Collected data
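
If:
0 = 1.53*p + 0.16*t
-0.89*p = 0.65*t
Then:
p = 0.00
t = 0.00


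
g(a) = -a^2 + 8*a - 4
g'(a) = 8 - 2*a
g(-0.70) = -10.09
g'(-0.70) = 9.40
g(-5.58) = -79.78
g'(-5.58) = 19.16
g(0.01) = -3.92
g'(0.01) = 7.98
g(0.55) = 0.10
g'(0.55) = 6.90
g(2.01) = 8.04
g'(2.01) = 3.98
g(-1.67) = -20.15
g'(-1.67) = 11.34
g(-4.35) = -57.72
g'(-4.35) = 16.70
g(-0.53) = -8.52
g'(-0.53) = 9.06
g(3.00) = 11.00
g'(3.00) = 2.00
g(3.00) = 11.00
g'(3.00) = 2.00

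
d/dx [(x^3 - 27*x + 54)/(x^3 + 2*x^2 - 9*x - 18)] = 2*(x^2 + 24*x + 54)/(x^4 + 10*x^3 + 37*x^2 + 60*x + 36)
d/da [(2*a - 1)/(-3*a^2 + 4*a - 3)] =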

▶ **What needs to be done**: Return the lines from the one containing "g'(2.01) = 3.98" through the last line of the records. Include both ends and nothing else.

▶ **Answer to this exercise**:
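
g'(2.01) = 3.98
g(-1.67) = -20.15
g'(-1.67) = 11.34
g(-4.35) = -57.72
g'(-4.35) = 16.70
g(-0.53) = -8.52
g'(-0.53) = 9.06
g(3.00) = 11.00
g'(3.00) = 2.00
g(3.00) = 11.00
g'(3.00) = 2.00

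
d/dx [(x^3 - 27*x + 54)/(x^3 + 2*x^2 - 9*x - 18)] = 2*(x^2 + 24*x + 54)/(x^4 + 10*x^3 + 37*x^2 + 60*x + 36)
d/da [(2*a - 1)/(-3*a^2 + 4*a - 3)] =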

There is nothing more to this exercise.